*HOW TO COMPLETE THIS TASK:* The output should be the line containing "Answer: 108 + 27*I ≈ 108.0 + 27.0*I" and every later line of the records, exactly as written, and nothing else.

Dataset items
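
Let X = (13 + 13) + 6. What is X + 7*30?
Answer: 242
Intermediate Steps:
X = 32 (X = 26 + 6 = 32)
X + 7*30 = 32 + 7*30 = 32 + 210 = 242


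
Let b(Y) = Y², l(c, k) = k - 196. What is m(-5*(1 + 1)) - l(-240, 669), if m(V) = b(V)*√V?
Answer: -473 + 100*I*√10 ≈ -473.0 + 316.23*I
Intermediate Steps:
l(c, k) = -196 + k
m(V) = V^(5/2) (m(V) = V²*√V = V^(5/2))
m(-5*(1 + 1)) - l(-240, 669) = (-5*(1 + 1))^(5/2) - (-196 + 669) = (-5*2)^(5/2) - 1*473 = (-10)^(5/2) - 473 = 100*I*√10 - 473 = -473 + 100*I*√10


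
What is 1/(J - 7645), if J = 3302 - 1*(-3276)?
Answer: -1/1067 ≈ -0.00093721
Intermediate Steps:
J = 6578 (J = 3302 + 3276 = 6578)
1/(J - 7645) = 1/(6578 - 7645) = 1/(-1067) = -1/1067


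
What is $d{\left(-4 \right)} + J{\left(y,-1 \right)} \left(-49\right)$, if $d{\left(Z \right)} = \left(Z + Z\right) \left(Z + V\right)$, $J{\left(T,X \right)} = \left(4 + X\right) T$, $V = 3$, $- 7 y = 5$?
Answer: $113$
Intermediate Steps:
$y = - \frac{5}{7}$ ($y = \left(- \frac{1}{7}\right) 5 = - \frac{5}{7} \approx -0.71429$)
$J{\left(T,X \right)} = T \left(4 + X\right)$
$d{\left(Z \right)} = 2 Z \left(3 + Z\right)$ ($d{\left(Z \right)} = \left(Z + Z\right) \left(Z + 3\right) = 2 Z \left(3 + Z\right)$)
$d{\left(-4 \right)} + J{\left(y,-1 \right)} \left(-49\right) = 2 \left(-4\right) \left(3 - 4\right) + - \frac{5 \left(4 - 1\right)}{7} \left(-49\right) = 2 \left(-4\right) \left(-1\right) + \left(- \frac{5}{7}\right) 3 \left(-49\right) = 8 - -105 = 8 + 105 = 113$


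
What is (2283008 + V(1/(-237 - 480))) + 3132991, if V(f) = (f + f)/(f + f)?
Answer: 5416000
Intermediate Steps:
V(f) = 1 (V(f) = (2*f)/((2*f)) = (2*f)*(1/(2*f)) = 1)
(2283008 + V(1/(-237 - 480))) + 3132991 = (2283008 + 1) + 3132991 = 2283009 + 3132991 = 5416000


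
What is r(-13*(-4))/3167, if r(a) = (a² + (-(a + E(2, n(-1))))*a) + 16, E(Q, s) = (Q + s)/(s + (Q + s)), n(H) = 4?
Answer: -76/15835 ≈ -0.0047995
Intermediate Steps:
E(Q, s) = (Q + s)/(Q + 2*s)
r(a) = 16 + a² + a*(-⅗ - a) (r(a) = (a² + (-(a + (2 + 4)/(2 + 2*4)))*a) + 16 = (a² + (-(a + 6/(2 + 8)))*a) + 16 = (a² + (-(a + 6/10))*a) + 16 = (a² + (-(a + (⅒)*6))*a) + 16 = (a² + (-(a + ⅗))*a) + 16 = (a² + (-(⅗ + a))*a) + 16 = (a² + (-⅗ - a)*a) + 16 = (a² + a*(-⅗ - a)) + 16 = 16 + a² + a*(-⅗ - a))
r(-13*(-4))/3167 = (16 - (-39)*(-4)/5)/3167 = (16 - ⅗*52)*(1/3167) = (16 - 156/5)*(1/3167) = -76/5*1/3167 = -76/15835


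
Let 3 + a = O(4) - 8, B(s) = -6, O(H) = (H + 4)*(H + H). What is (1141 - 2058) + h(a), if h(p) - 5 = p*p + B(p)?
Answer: 1891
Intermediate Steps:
O(H) = 2*H*(4 + H) (O(H) = (4 + H)*(2*H) = 2*H*(4 + H))
a = 53 (a = -3 + (2*4*(4 + 4) - 8) = -3 + (2*4*8 - 8) = -3 + (64 - 8) = -3 + 56 = 53)
h(p) = -1 + p**2 (h(p) = 5 + (p*p - 6) = 5 + (p**2 - 6) = 5 + (-6 + p**2) = -1 + p**2)
(1141 - 2058) + h(a) = (1141 - 2058) + (-1 + 53**2) = -917 + (-1 + 2809) = -917 + 2808 = 1891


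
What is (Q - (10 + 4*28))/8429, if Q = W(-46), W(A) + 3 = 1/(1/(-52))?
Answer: -177/8429 ≈ -0.020999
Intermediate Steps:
W(A) = -55 (W(A) = -3 + 1/(1/(-52)) = -3 + 1/(-1/52) = -3 - 52 = -55)
Q = -55
(Q - (10 + 4*28))/8429 = (-55 - (10 + 4*28))/8429 = (-55 - (10 + 112))*(1/8429) = (-55 - 1*122)*(1/8429) = (-55 - 122)*(1/8429) = -177*1/8429 = -177/8429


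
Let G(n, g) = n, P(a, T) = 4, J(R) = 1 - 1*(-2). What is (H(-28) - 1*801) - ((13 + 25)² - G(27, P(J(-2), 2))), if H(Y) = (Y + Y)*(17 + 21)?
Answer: -4346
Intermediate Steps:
H(Y) = 76*Y (H(Y) = (2*Y)*38 = 76*Y)
J(R) = 3 (J(R) = 1 + 2 = 3)
(H(-28) - 1*801) - ((13 + 25)² - G(27, P(J(-2), 2))) = (76*(-28) - 1*801) - ((13 + 25)² - 1*27) = (-2128 - 801) - (38² - 27) = -2929 - (1444 - 27) = -2929 - 1*1417 = -2929 - 1417 = -4346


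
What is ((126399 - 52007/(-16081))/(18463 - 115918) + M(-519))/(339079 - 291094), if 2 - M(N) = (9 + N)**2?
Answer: -407620818012116/75200837432175 ≈ -5.4204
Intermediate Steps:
M(N) = 2 - (9 + N)**2
((126399 - 52007/(-16081))/(18463 - 115918) + M(-519))/(339079 - 291094) = ((126399 - 52007/(-16081))/(18463 - 115918) + (2 - (9 - 519)**2))/(339079 - 291094) = ((126399 - 52007*(-1/16081))/(-97455) + (2 - 1*(-510)**2))/47985 = ((126399 + 52007/16081)*(-1/97455) + (2 - 1*260100))*(1/47985) = ((2032674326/16081)*(-1/97455) + (2 - 260100))*(1/47985) = (-2032674326/1567173855 - 260098)*(1/47985) = -407620818012116/1567173855*1/47985 = -407620818012116/75200837432175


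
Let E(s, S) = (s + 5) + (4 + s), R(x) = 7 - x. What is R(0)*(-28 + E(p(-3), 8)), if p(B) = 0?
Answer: -133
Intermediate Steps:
E(s, S) = 9 + 2*s (E(s, S) = (5 + s) + (4 + s) = 9 + 2*s)
R(0)*(-28 + E(p(-3), 8)) = (7 - 1*0)*(-28 + (9 + 2*0)) = (7 + 0)*(-28 + (9 + 0)) = 7*(-28 + 9) = 7*(-19) = -133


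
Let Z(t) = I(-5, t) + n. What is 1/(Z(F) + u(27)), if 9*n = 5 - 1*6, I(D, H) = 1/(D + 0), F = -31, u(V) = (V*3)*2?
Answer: 45/7276 ≈ 0.0061847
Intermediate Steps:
u(V) = 6*V (u(V) = (3*V)*2 = 6*V)
I(D, H) = 1/D
n = -1/9 (n = (5 - 1*6)/9 = (5 - 6)/9 = (1/9)*(-1) = -1/9 ≈ -0.11111)
Z(t) = -14/45 (Z(t) = 1/(-5) - 1/9 = -1/5 - 1/9 = -14/45)
1/(Z(F) + u(27)) = 1/(-14/45 + 6*27) = 1/(-14/45 + 162) = 1/(7276/45) = 45/7276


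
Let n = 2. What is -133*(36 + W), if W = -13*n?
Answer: -1330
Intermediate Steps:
W = -26 (W = -13*2 = -26)
-133*(36 + W) = -133*(36 - 26) = -133*10 = -1330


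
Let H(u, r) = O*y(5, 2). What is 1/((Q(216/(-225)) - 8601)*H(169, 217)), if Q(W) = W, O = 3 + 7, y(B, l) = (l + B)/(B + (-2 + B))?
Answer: -20/1505343 ≈ -1.3286e-5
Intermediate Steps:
y(B, l) = (B + l)/(-2 + 2*B)
O = 10
H(u, r) = 35/4 (H(u, r) = 10*((5 + 2)/(2*(-1 + 5))) = 10*((½)*7/4) = 10*((½)*(¼)*7) = 10*(7/8) = 35/4)
1/((Q(216/(-225)) - 8601)*H(169, 217)) = 1/((216/(-225) - 8601)*(35/4)) = (4/35)/(216*(-1/225) - 8601) = (4/35)/(-24/25 - 8601) = (4/35)/(-215049/25) = -25/215049*4/35 = -20/1505343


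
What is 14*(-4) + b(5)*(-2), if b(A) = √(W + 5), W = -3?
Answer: -56 - 2*√2 ≈ -58.828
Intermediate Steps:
b(A) = √2 (b(A) = √(-3 + 5) = √2)
14*(-4) + b(5)*(-2) = 14*(-4) + √2*(-2) = -56 - 2*√2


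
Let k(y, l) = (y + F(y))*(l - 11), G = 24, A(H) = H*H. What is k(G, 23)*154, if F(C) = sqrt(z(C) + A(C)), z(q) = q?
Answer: 44352 + 18480*sqrt(6) ≈ 89619.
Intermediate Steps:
A(H) = H**2
F(C) = sqrt(C + C**2)
k(y, l) = (-11 + l)*(y + sqrt(y*(1 + y))) (k(y, l) = (y + sqrt(y*(1 + y)))*(l - 11) = (y + sqrt(y*(1 + y)))*(-11 + l) = (-11 + l)*(y + sqrt(y*(1 + y))))
k(G, 23)*154 = (-11*24 - 11*2*sqrt(6)*sqrt(1 + 24) + 23*24 + 23*sqrt(24*(1 + 24)))*154 = (-264 - 11*10*sqrt(6) + 552 + 23*sqrt(24*25))*154 = (-264 - 110*sqrt(6) + 552 + 23*sqrt(600))*154 = (-264 - 110*sqrt(6) + 552 + 23*(10*sqrt(6)))*154 = (-264 - 110*sqrt(6) + 552 + 230*sqrt(6))*154 = (288 + 120*sqrt(6))*154 = 44352 + 18480*sqrt(6)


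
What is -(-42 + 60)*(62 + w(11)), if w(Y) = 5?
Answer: -1206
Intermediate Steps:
-(-42 + 60)*(62 + w(11)) = -(-42 + 60)*(62 + 5) = -18*67 = -1*1206 = -1206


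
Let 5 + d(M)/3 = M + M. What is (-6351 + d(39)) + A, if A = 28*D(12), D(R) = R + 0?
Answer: -5796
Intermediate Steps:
d(M) = -15 + 6*M (d(M) = -15 + 3*(M + M) = -15 + 3*(2*M) = -15 + 6*M)
D(R) = R
A = 336 (A = 28*12 = 336)
(-6351 + d(39)) + A = (-6351 + (-15 + 6*39)) + 336 = (-6351 + (-15 + 234)) + 336 = (-6351 + 219) + 336 = -6132 + 336 = -5796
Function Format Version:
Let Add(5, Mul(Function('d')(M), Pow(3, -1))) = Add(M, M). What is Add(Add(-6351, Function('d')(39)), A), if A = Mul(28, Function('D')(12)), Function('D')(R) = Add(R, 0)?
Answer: -5796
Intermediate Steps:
Function('d')(M) = Add(-15, Mul(6, M)) (Function('d')(M) = Add(-15, Mul(3, Add(M, M))) = Add(-15, Mul(3, Mul(2, M))) = Add(-15, Mul(6, M)))
Function('D')(R) = R
A = 336 (A = Mul(28, 12) = 336)
Add(Add(-6351, Function('d')(39)), A) = Add(Add(-6351, Add(-15, Mul(6, 39))), 336) = Add(Add(-6351, Add(-15, 234)), 336) = Add(Add(-6351, 219), 336) = Add(-6132, 336) = -5796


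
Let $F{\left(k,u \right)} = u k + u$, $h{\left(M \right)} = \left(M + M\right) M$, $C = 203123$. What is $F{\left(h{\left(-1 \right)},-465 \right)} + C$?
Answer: $201728$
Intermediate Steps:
$h{\left(M \right)} = 2 M^{2}$ ($h{\left(M \right)} = 2 M M = 2 M^{2}$)
$F{\left(k,u \right)} = u + k u$ ($F{\left(k,u \right)} = k u + u = u + k u$)
$F{\left(h{\left(-1 \right)},-465 \right)} + C = - 465 \left(1 + 2 \left(-1\right)^{2}\right) + 203123 = - 465 \left(1 + 2 \cdot 1\right) + 203123 = - 465 \left(1 + 2\right) + 203123 = \left(-465\right) 3 + 203123 = -1395 + 203123 = 201728$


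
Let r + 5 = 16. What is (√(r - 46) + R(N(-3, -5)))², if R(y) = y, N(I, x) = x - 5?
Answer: (10 - I*√35)² ≈ 65.0 - 118.32*I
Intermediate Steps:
N(I, x) = -5 + x
r = 11 (r = -5 + 16 = 11)
(√(r - 46) + R(N(-3, -5)))² = (√(11 - 46) + (-5 - 5))² = (√(-35) - 10)² = (I*√35 - 10)² = (-10 + I*√35)²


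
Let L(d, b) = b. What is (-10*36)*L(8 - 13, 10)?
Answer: -3600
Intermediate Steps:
(-10*36)*L(8 - 13, 10) = -10*36*10 = -360*10 = -3600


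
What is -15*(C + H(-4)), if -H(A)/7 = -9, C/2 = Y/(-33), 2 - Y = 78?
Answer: -11155/11 ≈ -1014.1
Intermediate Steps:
Y = -76 (Y = 2 - 1*78 = 2 - 78 = -76)
C = 152/33 (C = 2*(-76/(-33)) = 2*(-76*(-1/33)) = 2*(76/33) = 152/33 ≈ 4.6061)
H(A) = 63 (H(A) = -7*(-9) = 63)
-15*(C + H(-4)) = -15*(152/33 + 63) = -15*2231/33 = -11155/11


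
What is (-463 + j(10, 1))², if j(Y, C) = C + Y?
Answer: 204304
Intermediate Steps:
(-463 + j(10, 1))² = (-463 + (1 + 10))² = (-463 + 11)² = (-452)² = 204304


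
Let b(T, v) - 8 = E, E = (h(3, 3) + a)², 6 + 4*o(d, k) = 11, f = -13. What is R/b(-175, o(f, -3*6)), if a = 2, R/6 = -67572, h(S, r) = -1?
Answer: -45048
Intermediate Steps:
R = -405432 (R = 6*(-67572) = -405432)
o(d, k) = 5/4 (o(d, k) = -3/2 + (¼)*11 = -3/2 + 11/4 = 5/4)
E = 1 (E = (-1 + 2)² = 1² = 1)
b(T, v) = 9 (b(T, v) = 8 + 1 = 9)
R/b(-175, o(f, -3*6)) = -405432/9 = -405432*⅑ = -45048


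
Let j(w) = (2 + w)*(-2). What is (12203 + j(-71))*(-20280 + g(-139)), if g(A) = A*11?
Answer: -269144869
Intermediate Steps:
j(w) = -4 - 2*w
g(A) = 11*A
(12203 + j(-71))*(-20280 + g(-139)) = (12203 + (-4 - 2*(-71)))*(-20280 + 11*(-139)) = (12203 + (-4 + 142))*(-20280 - 1529) = (12203 + 138)*(-21809) = 12341*(-21809) = -269144869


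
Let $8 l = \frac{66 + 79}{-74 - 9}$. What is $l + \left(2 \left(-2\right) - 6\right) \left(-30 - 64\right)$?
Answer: $\frac{624015}{664} \approx 939.78$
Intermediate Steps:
$l = - \frac{145}{664}$ ($l = \frac{\left(66 + 79\right) \frac{1}{-74 - 9}}{8} = \frac{145 \frac{1}{-83}}{8} = \frac{145 \left(- \frac{1}{83}\right)}{8} = \frac{1}{8} \left(- \frac{145}{83}\right) = - \frac{145}{664} \approx -0.21837$)
$l + \left(2 \left(-2\right) - 6\right) \left(-30 - 64\right) = - \frac{145}{664} + \left(2 \left(-2\right) - 6\right) \left(-30 - 64\right) = - \frac{145}{664} + \left(-4 - 6\right) \left(-94\right) = - \frac{145}{664} - -940 = - \frac{145}{664} + 940 = \frac{624015}{664}$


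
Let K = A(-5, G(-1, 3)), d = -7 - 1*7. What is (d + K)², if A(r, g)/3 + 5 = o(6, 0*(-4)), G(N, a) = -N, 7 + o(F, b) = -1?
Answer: 2809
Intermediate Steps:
o(F, b) = -8 (o(F, b) = -7 - 1 = -8)
A(r, g) = -39 (A(r, g) = -15 + 3*(-8) = -15 - 24 = -39)
d = -14 (d = -7 - 7 = -14)
K = -39
(d + K)² = (-14 - 39)² = (-53)² = 2809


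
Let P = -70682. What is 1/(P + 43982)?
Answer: -1/26700 ≈ -3.7453e-5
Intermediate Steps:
1/(P + 43982) = 1/(-70682 + 43982) = 1/(-26700) = -1/26700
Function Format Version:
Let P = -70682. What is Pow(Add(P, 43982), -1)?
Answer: Rational(-1, 26700) ≈ -3.7453e-5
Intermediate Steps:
Pow(Add(P, 43982), -1) = Pow(Add(-70682, 43982), -1) = Pow(-26700, -1) = Rational(-1, 26700)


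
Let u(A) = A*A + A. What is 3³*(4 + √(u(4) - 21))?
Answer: 108 + 27*I ≈ 108.0 + 27.0*I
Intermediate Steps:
u(A) = A + A² (u(A) = A² + A = A + A²)
3³*(4 + √(u(4) - 21)) = 3³*(4 + √(4*(1 + 4) - 21)) = 27*(4 + √(4*5 - 21)) = 27*(4 + √(20 - 21)) = 27*(4 + √(-1)) = 27*(4 + I) = 108 + 27*I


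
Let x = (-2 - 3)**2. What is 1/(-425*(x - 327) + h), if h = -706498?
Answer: -1/578148 ≈ -1.7297e-6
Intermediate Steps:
x = 25 (x = (-5)**2 = 25)
1/(-425*(x - 327) + h) = 1/(-425*(25 - 327) - 706498) = 1/(-425*(-302) - 706498) = 1/(128350 - 706498) = 1/(-578148) = -1/578148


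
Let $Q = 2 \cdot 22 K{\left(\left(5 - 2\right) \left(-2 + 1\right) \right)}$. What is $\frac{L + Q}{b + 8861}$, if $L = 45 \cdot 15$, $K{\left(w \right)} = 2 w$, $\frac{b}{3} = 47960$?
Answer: $\frac{411}{152741} \approx 0.0026908$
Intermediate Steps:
$b = 143880$ ($b = 3 \cdot 47960 = 143880$)
$Q = -264$ ($Q = 2 \cdot 22 \cdot 2 \left(5 - 2\right) \left(-2 + 1\right) = 44 \cdot 2 \cdot 3 \left(-1\right) = 44 \cdot 2 \left(-3\right) = 44 \left(-6\right) = -264$)
$L = 675$
$\frac{L + Q}{b + 8861} = \frac{675 - 264}{143880 + 8861} = \frac{411}{152741}$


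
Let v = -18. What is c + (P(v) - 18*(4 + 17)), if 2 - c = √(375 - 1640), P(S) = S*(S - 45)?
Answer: 758 - I*√1265 ≈ 758.0 - 35.567*I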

*FINISHED EXERCISE:*
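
Answer: 108 + 27*I ≈ 108.0 + 27.0*I
Intermediate Steps:
u(A) = A + A² (u(A) = A² + A = A + A²)
3³*(4 + √(u(4) - 21)) = 3³*(4 + √(4*(1 + 4) - 21)) = 27*(4 + √(4*5 - 21)) = 27*(4 + √(20 - 21)) = 27*(4 + √(-1)) = 27*(4 + I) = 108 + 27*I


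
Let x = (-2 - 3)**2. What is 1/(-425*(x - 327) + h), if h = -706498?
Answer: -1/578148 ≈ -1.7297e-6
Intermediate Steps:
x = 25 (x = (-5)**2 = 25)
1/(-425*(x - 327) + h) = 1/(-425*(25 - 327) - 706498) = 1/(-425*(-302) - 706498) = 1/(128350 - 706498) = 1/(-578148) = -1/578148


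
Let $Q = 2 \cdot 22 K{\left(\left(5 - 2\right) \left(-2 + 1\right) \right)}$. What is $\frac{L + Q}{b + 8861}$, if $L = 45 \cdot 15$, $K{\left(w \right)} = 2 w$, $\frac{b}{3} = 47960$?
Answer: $\frac{411}{152741} \approx 0.0026908$
Intermediate Steps:
$b = 143880$ ($b = 3 \cdot 47960 = 143880$)
$Q = -264$ ($Q = 2 \cdot 22 \cdot 2 \left(5 - 2\right) \left(-2 + 1\right) = 44 \cdot 2 \cdot 3 \left(-1\right) = 44 \cdot 2 \left(-3\right) = 44 \left(-6\right) = -264$)
$L = 675$
$\frac{L + Q}{b + 8861} = \frac{675 - 264}{143880 + 8861} = \frac{411}{152741}$


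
Let v = -18. What is c + (P(v) - 18*(4 + 17)), if 2 - c = √(375 - 1640), P(S) = S*(S - 45)?
Answer: 758 - I*√1265 ≈ 758.0 - 35.567*I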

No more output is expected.